=== Input records ===

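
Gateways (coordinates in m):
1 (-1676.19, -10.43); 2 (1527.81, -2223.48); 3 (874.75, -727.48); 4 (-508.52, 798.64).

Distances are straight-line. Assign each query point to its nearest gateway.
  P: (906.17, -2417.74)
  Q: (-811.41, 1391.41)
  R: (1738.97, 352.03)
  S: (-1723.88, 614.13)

P at (906.17, -2417.74):
  1: √((-2582.36)² + (2407.31)²) = √(6668583.1696 + 5795141.4361) = 3530.40 m
  2: √((621.64)² + (194.26)²) = √(386436.2896 + 37736.9476) = 651.29 m
  3: √((-31.42)² + (1690.26)²) = √(987.2164 + 2856978.8676) = 1690.55 m
  4: √((-1414.69)² + (3216.38)²) = √(2001347.7961 + 10345100.3044) = 3513.75 m
  → nearest: 2 (651.29 m)
Q at (-811.41, 1391.41):
  1: √((-864.78)² + (-1401.84)²) = √(747844.4484 + 1965155.3856) = 1647.12 m
  2: √((2339.22)² + (-3614.89)²) = √(5471950.2084 + 13067429.7121) = 4305.74 m
  3: √((1686.16)² + (-2118.89)²) = √(2843135.5456 + 4489694.8321) = 2707.92 m
  4: √((302.89)² + (-592.77)²) = √(91742.3521 + 351376.2729) = 665.67 m
  → nearest: 4 (665.67 m)
R at (1738.97, 352.03):
  1: √((-3415.16)² + (-362.46)²) = √(11663317.8256 + 131377.2516) = 3434.34 m
  2: √((-211.16)² + (-2575.51)²) = √(44588.5456 + 6633251.7601) = 2584.15 m
  3: √((-864.22)² + (-1079.51)²) = √(746876.2084 + 1165341.8401) = 1382.83 m
  4: √((-2247.49)² + (446.61)²) = √(5051211.3001 + 199460.4921) = 2291.43 m
  → nearest: 3 (1382.83 m)
S at (-1723.88, 614.13):
  1: √((47.69)² + (-624.56)²) = √(2274.3361 + 390075.1936) = 626.38 m
  2: √((3251.69)² + (-2837.61)²) = √(10573487.8561 + 8052030.5121) = 4315.73 m
  3: √((2598.63)² + (-1341.61)²) = √(6752877.8769 + 1799917.3921) = 2924.52 m
  4: √((1215.36)² + (184.51)²) = √(1477099.9296 + 34043.9401) = 1229.29 m
  → nearest: 1 (626.38 m)

P→2; Q→4; R→3; S→1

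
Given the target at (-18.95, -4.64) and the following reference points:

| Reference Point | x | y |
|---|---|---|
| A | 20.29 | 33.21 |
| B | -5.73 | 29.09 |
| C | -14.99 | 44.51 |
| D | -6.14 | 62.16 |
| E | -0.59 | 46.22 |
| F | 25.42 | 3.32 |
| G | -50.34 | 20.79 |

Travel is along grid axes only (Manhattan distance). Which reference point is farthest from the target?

D

Distances from (-18.95, -4.64):
A: 77.09
B: 46.95
C: 53.11
D: 79.61
E: 69.22
F: 52.33
G: 56.82
Maximum: D at 79.61.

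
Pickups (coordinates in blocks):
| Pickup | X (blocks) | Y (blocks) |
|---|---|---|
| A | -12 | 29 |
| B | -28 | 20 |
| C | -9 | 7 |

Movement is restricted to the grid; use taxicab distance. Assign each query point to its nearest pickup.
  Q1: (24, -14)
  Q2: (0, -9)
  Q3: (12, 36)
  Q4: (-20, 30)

Q1→C; Q2→C; Q3→A; Q4→A

Q1 at (24, -14):
  A: 79 blocks
  B: 86 blocks
  C: 54 blocks
  → nearest: C (54 blocks)
Q2 at (0, -9):
  A: 50 blocks
  B: 57 blocks
  C: 25 blocks
  → nearest: C (25 blocks)
Q3 at (12, 36):
  A: 31 blocks
  B: 56 blocks
  C: 50 blocks
  → nearest: A (31 blocks)
Q4 at (-20, 30):
  A: 9 blocks
  B: 18 blocks
  C: 34 blocks
  → nearest: A (9 blocks)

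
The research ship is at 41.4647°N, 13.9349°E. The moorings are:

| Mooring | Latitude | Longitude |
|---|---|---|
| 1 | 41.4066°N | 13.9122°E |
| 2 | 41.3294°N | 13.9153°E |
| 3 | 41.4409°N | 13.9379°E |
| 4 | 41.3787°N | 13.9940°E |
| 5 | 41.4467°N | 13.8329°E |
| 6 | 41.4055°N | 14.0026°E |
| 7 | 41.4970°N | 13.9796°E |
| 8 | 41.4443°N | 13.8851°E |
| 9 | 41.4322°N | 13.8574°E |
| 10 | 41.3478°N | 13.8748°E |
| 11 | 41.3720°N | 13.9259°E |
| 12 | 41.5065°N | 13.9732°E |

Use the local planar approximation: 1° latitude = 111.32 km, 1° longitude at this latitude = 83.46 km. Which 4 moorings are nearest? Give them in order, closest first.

3, 8, 7, 12

Distances from 41.4647°N, 13.9349°E:
1: √((-0.0581·111.32)² + (-0.0227·83.46)²) = √(41.831040 + 3.589289) = 6.7395 km
2: √((-0.1353·111.32)² + (-0.0196·83.46)²) = √(226.851674 + 2.675894) = 15.1502 km
3: √((-0.0238·111.32)² + (0.0030·83.46)²) = √(7.019405 + 0.062690) = 2.6612 km
4: √((-0.0860·111.32)² + (0.0591·83.46)²) = √(91.652285 + 24.329418) = 10.7695 km
5: √((-0.0180·111.32)² + (-0.1020·83.46)²) = √(4.015054 + 72.469807) = 8.7456 km
6: √((-0.0592·111.32)² + (0.0677·83.46)²) = √(43.429998 + 31.925235) = 8.6807 km
7: √((0.0323·111.32)² + (0.0447·83.46)²) = √(12.928598 + 13.917839) = 5.1814 km
8: √((-0.0204·111.32)² + (-0.0498·83.46)²) = √(5.157114 + 17.274896) = 4.7362 km
9: √((-0.0325·111.32)² + (-0.0775·83.46)²) = √(13.089200 + 41.836964) = 7.4112 km
10: √((-0.1169·111.32)² + (-0.0601·83.46)²) = √(169.346185 + 25.159714) = 13.9465 km
11: √((-0.0927·111.32)² + (-0.0090·83.46)²) = √(106.489273 + 0.564211) = 10.3467 km
12: √((0.0418·111.32)² + (0.0383·83.46)²) = √(21.652047 + 10.217727) = 5.6453 km
Sorted: 3 (2.6612 km) < 8 (4.7362 km) < 7 (5.1814 km) < 12 (5.6453 km) < 1 (6.7395 km) < 9 (7.4112 km) < …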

===

**Task brief:** Count the lines in the records above that hold the word "Assign", and give only that number.

**Solution for this task:** 2